(Saved data entries)
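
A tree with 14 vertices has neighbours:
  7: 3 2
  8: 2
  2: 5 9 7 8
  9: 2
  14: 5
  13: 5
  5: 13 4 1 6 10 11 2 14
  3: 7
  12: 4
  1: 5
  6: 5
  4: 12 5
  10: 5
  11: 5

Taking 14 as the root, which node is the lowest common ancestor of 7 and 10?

Path 7→root: 7 2 5 14; path 10→root: 10 5 14.
First common node: 5.

5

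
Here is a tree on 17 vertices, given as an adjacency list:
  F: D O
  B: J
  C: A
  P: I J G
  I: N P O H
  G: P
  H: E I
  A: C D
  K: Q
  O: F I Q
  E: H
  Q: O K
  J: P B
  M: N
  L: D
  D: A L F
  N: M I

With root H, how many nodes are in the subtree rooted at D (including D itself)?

4

D's subtree: {D, L, A, C}, size 4.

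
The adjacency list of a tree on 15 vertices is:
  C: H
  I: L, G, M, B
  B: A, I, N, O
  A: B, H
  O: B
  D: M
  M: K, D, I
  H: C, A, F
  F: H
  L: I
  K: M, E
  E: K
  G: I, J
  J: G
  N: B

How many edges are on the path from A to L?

3

Walking from A: A – B – I – L. Length 3.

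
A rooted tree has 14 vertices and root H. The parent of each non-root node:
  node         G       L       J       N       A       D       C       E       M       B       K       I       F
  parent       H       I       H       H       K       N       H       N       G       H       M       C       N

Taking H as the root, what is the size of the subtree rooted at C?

The subtree rooted at C contains: C, I, L — 3 nodes.

3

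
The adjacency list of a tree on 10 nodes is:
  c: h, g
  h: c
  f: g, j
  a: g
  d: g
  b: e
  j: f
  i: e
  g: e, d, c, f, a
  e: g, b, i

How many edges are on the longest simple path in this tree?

4

BFS from j reaches i last, at distance 4; BFS from i confirms no node is farther.
Path: j – f – g – e – i.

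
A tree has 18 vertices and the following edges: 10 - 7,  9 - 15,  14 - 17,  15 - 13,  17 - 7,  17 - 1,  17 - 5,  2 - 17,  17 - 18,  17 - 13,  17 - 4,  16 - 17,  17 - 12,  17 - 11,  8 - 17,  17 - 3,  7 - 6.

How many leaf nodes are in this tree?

14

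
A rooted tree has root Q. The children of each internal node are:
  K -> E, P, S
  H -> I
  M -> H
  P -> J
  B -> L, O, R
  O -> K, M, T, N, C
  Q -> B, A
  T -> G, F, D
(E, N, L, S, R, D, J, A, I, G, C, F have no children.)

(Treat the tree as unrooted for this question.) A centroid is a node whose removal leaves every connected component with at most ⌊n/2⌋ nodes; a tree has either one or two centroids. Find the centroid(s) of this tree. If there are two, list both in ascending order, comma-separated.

Delete O: the remaining components have sizes 5, 5, 4, 3, 1, 1. Max 5 ≤ 10, so O is a centroid.
Every other node leaves some component of size > 10, so the centroid is unique.

O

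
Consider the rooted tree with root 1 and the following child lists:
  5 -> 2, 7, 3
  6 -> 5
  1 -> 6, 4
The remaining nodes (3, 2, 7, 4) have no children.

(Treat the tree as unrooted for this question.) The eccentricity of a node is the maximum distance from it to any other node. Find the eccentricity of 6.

2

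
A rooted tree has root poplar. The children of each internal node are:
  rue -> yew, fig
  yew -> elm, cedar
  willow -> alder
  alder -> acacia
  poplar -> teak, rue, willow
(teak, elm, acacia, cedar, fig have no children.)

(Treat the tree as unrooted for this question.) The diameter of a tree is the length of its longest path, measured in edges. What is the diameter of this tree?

BFS from elm reaches acacia last, at distance 6; BFS from acacia confirms no node is farther.
Path: elm – yew – rue – poplar – willow – alder – acacia.

6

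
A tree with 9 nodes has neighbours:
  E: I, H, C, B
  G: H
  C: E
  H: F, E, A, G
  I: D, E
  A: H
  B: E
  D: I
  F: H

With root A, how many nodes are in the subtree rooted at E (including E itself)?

5

Descendants of E (including itself): E, I, C, B, D. That's 5.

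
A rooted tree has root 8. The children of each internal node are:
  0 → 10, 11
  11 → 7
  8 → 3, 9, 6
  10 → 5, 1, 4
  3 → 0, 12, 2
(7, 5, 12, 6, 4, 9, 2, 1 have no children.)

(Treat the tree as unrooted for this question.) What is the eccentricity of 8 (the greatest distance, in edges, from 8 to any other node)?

4

The node farthest from 8 is 1 (4, 7, 5 also at distance 4), via 8–3–0–10–1 — 4 edges.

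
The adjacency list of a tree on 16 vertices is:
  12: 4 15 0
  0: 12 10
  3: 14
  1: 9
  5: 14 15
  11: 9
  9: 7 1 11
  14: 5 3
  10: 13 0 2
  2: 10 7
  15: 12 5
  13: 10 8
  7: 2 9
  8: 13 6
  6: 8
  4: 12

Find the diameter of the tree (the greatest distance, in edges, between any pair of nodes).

10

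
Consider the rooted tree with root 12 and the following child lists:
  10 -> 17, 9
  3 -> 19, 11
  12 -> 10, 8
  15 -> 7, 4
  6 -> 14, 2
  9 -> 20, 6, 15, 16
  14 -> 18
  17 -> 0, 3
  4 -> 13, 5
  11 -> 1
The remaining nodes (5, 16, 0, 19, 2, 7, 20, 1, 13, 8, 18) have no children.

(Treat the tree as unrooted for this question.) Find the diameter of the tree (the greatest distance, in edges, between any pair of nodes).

8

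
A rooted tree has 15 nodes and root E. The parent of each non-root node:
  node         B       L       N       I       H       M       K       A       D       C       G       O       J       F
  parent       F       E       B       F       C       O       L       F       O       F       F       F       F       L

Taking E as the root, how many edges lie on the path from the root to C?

3

E – L – F – C — 3 edges.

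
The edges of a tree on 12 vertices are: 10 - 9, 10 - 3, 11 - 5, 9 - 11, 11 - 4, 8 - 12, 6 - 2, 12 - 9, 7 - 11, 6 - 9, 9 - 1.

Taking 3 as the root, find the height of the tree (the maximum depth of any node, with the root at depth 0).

The longest root-to-leaf path is 3–10–9–6–2 (4 edges).

4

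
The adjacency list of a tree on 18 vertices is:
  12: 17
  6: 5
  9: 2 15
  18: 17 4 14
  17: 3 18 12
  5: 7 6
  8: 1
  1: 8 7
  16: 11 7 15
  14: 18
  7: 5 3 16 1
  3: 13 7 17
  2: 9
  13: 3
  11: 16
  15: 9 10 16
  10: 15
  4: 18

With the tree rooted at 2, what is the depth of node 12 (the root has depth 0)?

7

2 – 9 – 15 – 16 – 7 – 3 – 17 – 12 — 7 edges.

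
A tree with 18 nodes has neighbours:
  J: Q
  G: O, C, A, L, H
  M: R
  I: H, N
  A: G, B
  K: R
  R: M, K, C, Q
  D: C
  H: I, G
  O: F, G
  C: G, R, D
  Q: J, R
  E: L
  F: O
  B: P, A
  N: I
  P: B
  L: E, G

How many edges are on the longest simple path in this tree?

7

BFS from N reaches J last, at distance 7; BFS from J confirms no node is farther.
Path: N – I – H – G – C – R – Q – J.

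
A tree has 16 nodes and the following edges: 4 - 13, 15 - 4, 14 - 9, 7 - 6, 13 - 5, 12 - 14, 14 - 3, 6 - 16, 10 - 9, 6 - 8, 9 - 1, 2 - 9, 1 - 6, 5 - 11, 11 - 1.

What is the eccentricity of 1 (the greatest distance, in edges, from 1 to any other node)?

Distances from 1 peak at 5, attained at 15.
1–11–5–13–4–15

5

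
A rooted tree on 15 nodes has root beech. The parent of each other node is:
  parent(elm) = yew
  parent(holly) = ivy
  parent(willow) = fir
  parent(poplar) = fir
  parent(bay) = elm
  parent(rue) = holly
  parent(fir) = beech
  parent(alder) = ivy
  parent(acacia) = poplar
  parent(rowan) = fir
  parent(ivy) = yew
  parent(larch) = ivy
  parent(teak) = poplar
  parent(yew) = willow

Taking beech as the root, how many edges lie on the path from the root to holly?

beech – fir – willow – yew – ivy – holly — 5 edges.

5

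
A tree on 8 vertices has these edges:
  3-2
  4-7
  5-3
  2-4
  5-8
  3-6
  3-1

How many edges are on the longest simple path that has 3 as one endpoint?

3

A farthest node from 3 is 7.
The path 3 – 2 – 4 – 7 has 3 edges.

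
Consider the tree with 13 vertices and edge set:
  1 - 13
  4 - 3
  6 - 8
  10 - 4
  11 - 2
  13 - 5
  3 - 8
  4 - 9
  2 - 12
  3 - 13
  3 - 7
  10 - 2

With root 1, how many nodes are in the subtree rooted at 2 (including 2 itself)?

2's subtree: {2, 11, 12}, size 3.

3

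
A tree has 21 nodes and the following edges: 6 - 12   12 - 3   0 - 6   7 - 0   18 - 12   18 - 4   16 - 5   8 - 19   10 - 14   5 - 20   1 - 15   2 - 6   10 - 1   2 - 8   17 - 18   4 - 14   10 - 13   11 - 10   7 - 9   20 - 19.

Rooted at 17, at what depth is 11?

5

Path from 17 to 11: 17–18–4–14–10–11, which has 5 edges.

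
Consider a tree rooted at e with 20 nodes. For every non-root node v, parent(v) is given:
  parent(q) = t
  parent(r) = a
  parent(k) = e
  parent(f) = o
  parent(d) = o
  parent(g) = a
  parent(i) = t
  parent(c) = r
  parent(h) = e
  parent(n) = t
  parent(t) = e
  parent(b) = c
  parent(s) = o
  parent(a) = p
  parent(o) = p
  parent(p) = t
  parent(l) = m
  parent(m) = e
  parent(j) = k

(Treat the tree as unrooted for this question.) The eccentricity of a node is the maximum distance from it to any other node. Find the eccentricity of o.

5

The node farthest from o is l (b, j also at distance 5), via o-p-t-e-m-l — 5 edges.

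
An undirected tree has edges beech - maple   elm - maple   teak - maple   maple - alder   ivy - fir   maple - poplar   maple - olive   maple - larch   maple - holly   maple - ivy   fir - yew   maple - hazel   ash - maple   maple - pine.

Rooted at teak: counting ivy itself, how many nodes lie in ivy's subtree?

ivy's subtree: {ivy, fir, yew}, size 3.

3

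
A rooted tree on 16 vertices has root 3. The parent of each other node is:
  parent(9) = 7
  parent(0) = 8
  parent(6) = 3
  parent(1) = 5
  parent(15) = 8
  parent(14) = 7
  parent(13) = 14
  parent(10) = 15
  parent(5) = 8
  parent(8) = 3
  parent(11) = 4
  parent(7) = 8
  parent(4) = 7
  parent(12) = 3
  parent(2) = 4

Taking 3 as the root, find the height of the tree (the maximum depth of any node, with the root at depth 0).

4

A deepest node is 11, reached by 3-8-7-4-11.
That path has 4 edges, so the height is 4.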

### INSTRUCTIONS FOR THE TASK
Copy out each line of the entries that holds "internal".

### ANSWER TO THE EXERCISE
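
A rooted tree has root Q. The children of each internal node are:
A rooted tree has root poplar. The children of each internal node are:
A rooted tree has root 8. The children of each internal node are: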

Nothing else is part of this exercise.